• [Exercise description]: The task calls for every line of the data to be repeated exactly.

• [Listed entries]:

┄┄┄┄┄┄

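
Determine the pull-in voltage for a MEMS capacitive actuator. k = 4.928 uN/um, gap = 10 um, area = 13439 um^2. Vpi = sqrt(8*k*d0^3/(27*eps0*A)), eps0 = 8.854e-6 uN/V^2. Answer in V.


Step 1: Compute numerator: 8 * k * d0^3 = 8 * 4.928 * 10^3 = 39424.0
Step 2: Compute denominator: 27 * eps0 * A = 27 * 8.854e-6 * 13439 = 3.2127
Step 3: Vpi = sqrt(39424.0 / 3.2127)
Vpi = 110.78 V


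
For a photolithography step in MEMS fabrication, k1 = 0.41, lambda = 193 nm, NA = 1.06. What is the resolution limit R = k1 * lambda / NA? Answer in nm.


Step 1: Identify values: k1 = 0.41, lambda = 193 nm, NA = 1.06
Step 2: R = k1 * lambda / NA
R = 0.41 * 193 / 1.06
R = 74.7 nm


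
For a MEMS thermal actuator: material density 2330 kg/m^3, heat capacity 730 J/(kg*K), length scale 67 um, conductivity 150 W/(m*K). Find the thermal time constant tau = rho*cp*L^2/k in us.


Step 1: Convert L to m: L = 67e-6 m
Step 2: L^2 = (67e-6)^2 = 4.489e-09 m^2
Step 3: tau = 2330 * 730 * 4.489e-09 / 150 = 5.090227e-05 s
Step 4: Convert to microseconds (multiply by 1e6).
tau = 50.902 us


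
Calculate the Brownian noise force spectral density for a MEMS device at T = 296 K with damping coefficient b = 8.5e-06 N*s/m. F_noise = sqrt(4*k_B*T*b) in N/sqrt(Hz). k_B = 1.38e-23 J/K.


Step 1: Compute 4 * k_B * T * b
= 4 * 1.38e-23 * 296 * 8.5e-06
= 1.3888e-25 N^2/Hz
Step 2: F_noise = sqrt(1.3888e-25)
F_noise = 3.73e-13 N/sqrt(Hz)


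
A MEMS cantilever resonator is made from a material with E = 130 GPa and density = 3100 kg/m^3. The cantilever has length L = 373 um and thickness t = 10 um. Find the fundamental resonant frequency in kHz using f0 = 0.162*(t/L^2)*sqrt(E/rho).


Step 1: Convert units to SI.
t_SI = 10e-6 m, L_SI = 373e-6 m
Step 2: Calculate sqrt(E/rho).
sqrt(130e9 / 3100) = 6475.76 m/s
Step 3: Compute f0.
f0 = 0.162 * 10e-6 / (373e-6)^2 * 6475.76 = 75402.9 Hz = 75.4 kHz


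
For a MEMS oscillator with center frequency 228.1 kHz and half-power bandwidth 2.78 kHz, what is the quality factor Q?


Step 1: Q = f0 / bandwidth
Step 2: Q = 228.1 / 2.78
Q = 82.1


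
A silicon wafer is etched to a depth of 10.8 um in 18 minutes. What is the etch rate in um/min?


Step 1: Etch rate = depth / time
Step 2: rate = 10.8 / 18
rate = 0.6 um/min


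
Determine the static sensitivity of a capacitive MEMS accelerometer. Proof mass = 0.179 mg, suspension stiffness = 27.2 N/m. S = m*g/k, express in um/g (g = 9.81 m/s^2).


Step 1: Convert mass: m = 0.179 mg = 1.79e-07 kg
Step 2: S = m * g / k = 1.79e-07 * 9.81 / 27.2
Step 3: S = 6.46e-08 m/g
Step 4: Convert to um/g: S = 0.065 um/g


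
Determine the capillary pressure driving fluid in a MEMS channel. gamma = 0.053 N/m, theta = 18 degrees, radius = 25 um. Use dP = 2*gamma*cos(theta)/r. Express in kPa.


Step 1: cos(18 deg) = 0.9511
Step 2: Convert r to m: r = 25e-6 m
Step 3: dP = 2 * 0.053 * 0.9511 / 25e-6 = 4032.7 Pa
Step 4: Convert Pa to kPa (divide by 1000).
dP = 4.03 kPa


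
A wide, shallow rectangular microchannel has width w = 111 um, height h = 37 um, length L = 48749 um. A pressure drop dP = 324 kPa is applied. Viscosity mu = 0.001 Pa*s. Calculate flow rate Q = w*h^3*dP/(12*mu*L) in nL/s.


Step 1: Convert all dimensions to SI (meters).
w = 111e-6 m, h = 37e-6 m, L = 48749e-6 m, dP = 324e3 Pa
Step 2: Q = w * h^3 * dP / (12 * mu * L)
Q = 111e-6 * (37e-6)^3 * 324e3 / (12 * 0.001 * 48749e-6) = 3.11405446e-09 m^3/s
Step 3: Convert Q from m^3/s to nL/s (1 m^3 = 1e12 nL, so multiply by 1e12).
Q = 3114.054 nL/s


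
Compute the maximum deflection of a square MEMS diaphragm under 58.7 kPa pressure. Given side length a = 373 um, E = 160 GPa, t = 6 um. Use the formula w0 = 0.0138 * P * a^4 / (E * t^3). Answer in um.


Step 1: Convert pressure to compatible units (E is in GPa, so P in GPa).
P = 58.7 kPa = 58.7e-6 GPa
Step 2: Compute numerator: 0.0138 * P * a^4.
a^4 = 373^4 = 19356878641
numerator = 0.0138 * 58.7e-6 * 19356878641 = 1.56802e+04
Step 3: Compute denominator: E * t^3 = 160 * 6^3 = 34560
Step 4: w0 = numerator / denominator = 1.56802e+04 / 34560 = 0.4537 um


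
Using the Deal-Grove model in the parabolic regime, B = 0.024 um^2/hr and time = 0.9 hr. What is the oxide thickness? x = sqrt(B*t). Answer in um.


Step 1: Compute B*t = 0.024 * 0.9 = 0.0216
Step 2: x = sqrt(0.0216)
x = 0.147 um


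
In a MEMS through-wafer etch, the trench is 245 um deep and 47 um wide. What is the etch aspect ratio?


Step 1: AR = depth / width
Step 2: AR = 245 / 47
AR = 5.2


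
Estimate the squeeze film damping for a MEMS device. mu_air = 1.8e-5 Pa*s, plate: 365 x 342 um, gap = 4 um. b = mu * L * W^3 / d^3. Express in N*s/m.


Step 1: Convert to SI.
L = 365e-6 m, W = 342e-6 m, d = 4e-6 m
Step 2: W^3 = (342e-6)^3 = 4.00e-11 m^3
Step 3: d^3 = (4e-6)^3 = 6.40e-17 m^3
Step 4: b = 1.8e-5 * 365e-6 * 4.00e-11 / 6.40e-17
b = 4.11e-03 N*s/m


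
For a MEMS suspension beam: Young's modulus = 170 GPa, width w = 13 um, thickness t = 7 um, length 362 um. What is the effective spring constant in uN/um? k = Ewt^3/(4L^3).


Step 1: Convert E to consistent units (1 GPa = 1000 uN/um^2).
E = 170 GPa = 170000 uN/um^2
Step 2: Compute t^3 = 7^3 = 343
Step 3: Compute L^3 = 362^3 = 47437928
Step 4: k = 170000 * 13 * 343 / (4 * 47437928)
k = 3.9949 uN/um


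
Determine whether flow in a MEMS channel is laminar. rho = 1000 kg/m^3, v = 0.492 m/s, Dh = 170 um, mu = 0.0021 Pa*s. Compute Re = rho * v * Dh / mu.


Step 1: Convert Dh to meters: Dh = 170e-6 m
Step 2: Re = rho * v * Dh / mu
Re = 1000 * 0.492 * 170e-6 / 0.0021
Re = 39.829
Since Re = 39.829 is below ~2300, the flow is laminar.


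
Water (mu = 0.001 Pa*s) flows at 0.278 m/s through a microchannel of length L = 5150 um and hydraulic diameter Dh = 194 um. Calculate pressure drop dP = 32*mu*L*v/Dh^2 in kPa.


Step 1: Convert to SI: L = 5150e-6 m, Dh = 194e-6 m
Step 2: dP = 32 * 0.001 * 5150e-6 * 0.278 / (194e-6)^2
Step 3: dP = 1217.30 Pa
Step 4: Convert to kPa: dP = 1.22 kPa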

┄┄┄┄┄┄

• [Answer to this exercise]:
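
Determine the pull-in voltage for a MEMS capacitive actuator. k = 4.928 uN/um, gap = 10 um, area = 13439 um^2. Vpi = sqrt(8*k*d0^3/(27*eps0*A)), eps0 = 8.854e-6 uN/V^2. Answer in V.


Step 1: Compute numerator: 8 * k * d0^3 = 8 * 4.928 * 10^3 = 39424.0
Step 2: Compute denominator: 27 * eps0 * A = 27 * 8.854e-6 * 13439 = 3.2127
Step 3: Vpi = sqrt(39424.0 / 3.2127)
Vpi = 110.78 V


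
For a photolithography step in MEMS fabrication, k1 = 0.41, lambda = 193 nm, NA = 1.06. What is the resolution limit R = k1 * lambda / NA? Answer in nm.


Step 1: Identify values: k1 = 0.41, lambda = 193 nm, NA = 1.06
Step 2: R = k1 * lambda / NA
R = 0.41 * 193 / 1.06
R = 74.7 nm


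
For a MEMS thermal actuator: material density 2330 kg/m^3, heat capacity 730 J/(kg*K), length scale 67 um, conductivity 150 W/(m*K). Find the thermal time constant tau = rho*cp*L^2/k in us.


Step 1: Convert L to m: L = 67e-6 m
Step 2: L^2 = (67e-6)^2 = 4.489e-09 m^2
Step 3: tau = 2330 * 730 * 4.489e-09 / 150 = 5.090227e-05 s
Step 4: Convert to microseconds (multiply by 1e6).
tau = 50.902 us


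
Calculate the Brownian noise force spectral density for a MEMS device at T = 296 K with damping coefficient b = 8.5e-06 N*s/m. F_noise = sqrt(4*k_B*T*b) in N/sqrt(Hz). k_B = 1.38e-23 J/K.


Step 1: Compute 4 * k_B * T * b
= 4 * 1.38e-23 * 296 * 8.5e-06
= 1.3888e-25 N^2/Hz
Step 2: F_noise = sqrt(1.3888e-25)
F_noise = 3.73e-13 N/sqrt(Hz)


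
A MEMS cantilever resonator is made from a material with E = 130 GPa and density = 3100 kg/m^3. The cantilever has length L = 373 um and thickness t = 10 um. Find the fundamental resonant frequency in kHz using f0 = 0.162*(t/L^2)*sqrt(E/rho).


Step 1: Convert units to SI.
t_SI = 10e-6 m, L_SI = 373e-6 m
Step 2: Calculate sqrt(E/rho).
sqrt(130e9 / 3100) = 6475.76 m/s
Step 3: Compute f0.
f0 = 0.162 * 10e-6 / (373e-6)^2 * 6475.76 = 75402.9 Hz = 75.4 kHz


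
For a MEMS oscillator with center frequency 228.1 kHz and half-power bandwidth 2.78 kHz, what is the quality factor Q?


Step 1: Q = f0 / bandwidth
Step 2: Q = 228.1 / 2.78
Q = 82.1


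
A silicon wafer is etched to a depth of 10.8 um in 18 minutes. What is the etch rate in um/min?


Step 1: Etch rate = depth / time
Step 2: rate = 10.8 / 18
rate = 0.6 um/min


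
Determine the static sensitivity of a capacitive MEMS accelerometer. Proof mass = 0.179 mg, suspension stiffness = 27.2 N/m. S = m*g/k, express in um/g (g = 9.81 m/s^2).


Step 1: Convert mass: m = 0.179 mg = 1.79e-07 kg
Step 2: S = m * g / k = 1.79e-07 * 9.81 / 27.2
Step 3: S = 6.46e-08 m/g
Step 4: Convert to um/g: S = 0.065 um/g


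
Determine the capillary pressure driving fluid in a MEMS channel. gamma = 0.053 N/m, theta = 18 degrees, radius = 25 um. Use dP = 2*gamma*cos(theta)/r. Express in kPa.


Step 1: cos(18 deg) = 0.9511
Step 2: Convert r to m: r = 25e-6 m
Step 3: dP = 2 * 0.053 * 0.9511 / 25e-6 = 4032.7 Pa
Step 4: Convert Pa to kPa (divide by 1000).
dP = 4.03 kPa


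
A wide, shallow rectangular microchannel has width w = 111 um, height h = 37 um, length L = 48749 um. A pressure drop dP = 324 kPa is applied. Viscosity mu = 0.001 Pa*s. Calculate flow rate Q = w*h^3*dP/(12*mu*L) in nL/s.


Step 1: Convert all dimensions to SI (meters).
w = 111e-6 m, h = 37e-6 m, L = 48749e-6 m, dP = 324e3 Pa
Step 2: Q = w * h^3 * dP / (12 * mu * L)
Q = 111e-6 * (37e-6)^3 * 324e3 / (12 * 0.001 * 48749e-6) = 3.11405446e-09 m^3/s
Step 3: Convert Q from m^3/s to nL/s (1 m^3 = 1e12 nL, so multiply by 1e12).
Q = 3114.054 nL/s


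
Compute the maximum deflection of a square MEMS diaphragm under 58.7 kPa pressure. Given side length a = 373 um, E = 160 GPa, t = 6 um. Use the formula w0 = 0.0138 * P * a^4 / (E * t^3). Answer in um.


Step 1: Convert pressure to compatible units (E is in GPa, so P in GPa).
P = 58.7 kPa = 58.7e-6 GPa
Step 2: Compute numerator: 0.0138 * P * a^4.
a^4 = 373^4 = 19356878641
numerator = 0.0138 * 58.7e-6 * 19356878641 = 1.56802e+04
Step 3: Compute denominator: E * t^3 = 160 * 6^3 = 34560
Step 4: w0 = numerator / denominator = 1.56802e+04 / 34560 = 0.4537 um


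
Using the Deal-Grove model in the parabolic regime, B = 0.024 um^2/hr and time = 0.9 hr. What is the oxide thickness? x = sqrt(B*t). Answer in um.


Step 1: Compute B*t = 0.024 * 0.9 = 0.0216
Step 2: x = sqrt(0.0216)
x = 0.147 um


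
In a MEMS through-wafer etch, the trench is 245 um deep and 47 um wide. What is the etch aspect ratio?


Step 1: AR = depth / width
Step 2: AR = 245 / 47
AR = 5.2


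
Estimate the squeeze film damping for a MEMS device. mu_air = 1.8e-5 Pa*s, plate: 365 x 342 um, gap = 4 um. b = mu * L * W^3 / d^3. Express in N*s/m.


Step 1: Convert to SI.
L = 365e-6 m, W = 342e-6 m, d = 4e-6 m
Step 2: W^3 = (342e-6)^3 = 4.00e-11 m^3
Step 3: d^3 = (4e-6)^3 = 6.40e-17 m^3
Step 4: b = 1.8e-5 * 365e-6 * 4.00e-11 / 6.40e-17
b = 4.11e-03 N*s/m


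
For a MEMS suspension beam: Young's modulus = 170 GPa, width w = 13 um, thickness t = 7 um, length 362 um. What is the effective spring constant in uN/um? k = Ewt^3/(4L^3).


Step 1: Convert E to consistent units (1 GPa = 1000 uN/um^2).
E = 170 GPa = 170000 uN/um^2
Step 2: Compute t^3 = 7^3 = 343
Step 3: Compute L^3 = 362^3 = 47437928
Step 4: k = 170000 * 13 * 343 / (4 * 47437928)
k = 3.9949 uN/um


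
Determine whether flow in a MEMS channel is laminar. rho = 1000 kg/m^3, v = 0.492 m/s, Dh = 170 um, mu = 0.0021 Pa*s. Compute Re = rho * v * Dh / mu.


Step 1: Convert Dh to meters: Dh = 170e-6 m
Step 2: Re = rho * v * Dh / mu
Re = 1000 * 0.492 * 170e-6 / 0.0021
Re = 39.829
Since Re = 39.829 is below ~2300, the flow is laminar.


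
Water (mu = 0.001 Pa*s) flows at 0.278 m/s through a microchannel of length L = 5150 um and hydraulic diameter Dh = 194 um. Calculate pressure drop dP = 32*mu*L*v/Dh^2 in kPa.


Step 1: Convert to SI: L = 5150e-6 m, Dh = 194e-6 m
Step 2: dP = 32 * 0.001 * 5150e-6 * 0.278 / (194e-6)^2
Step 3: dP = 1217.30 Pa
Step 4: Convert to kPa: dP = 1.22 kPa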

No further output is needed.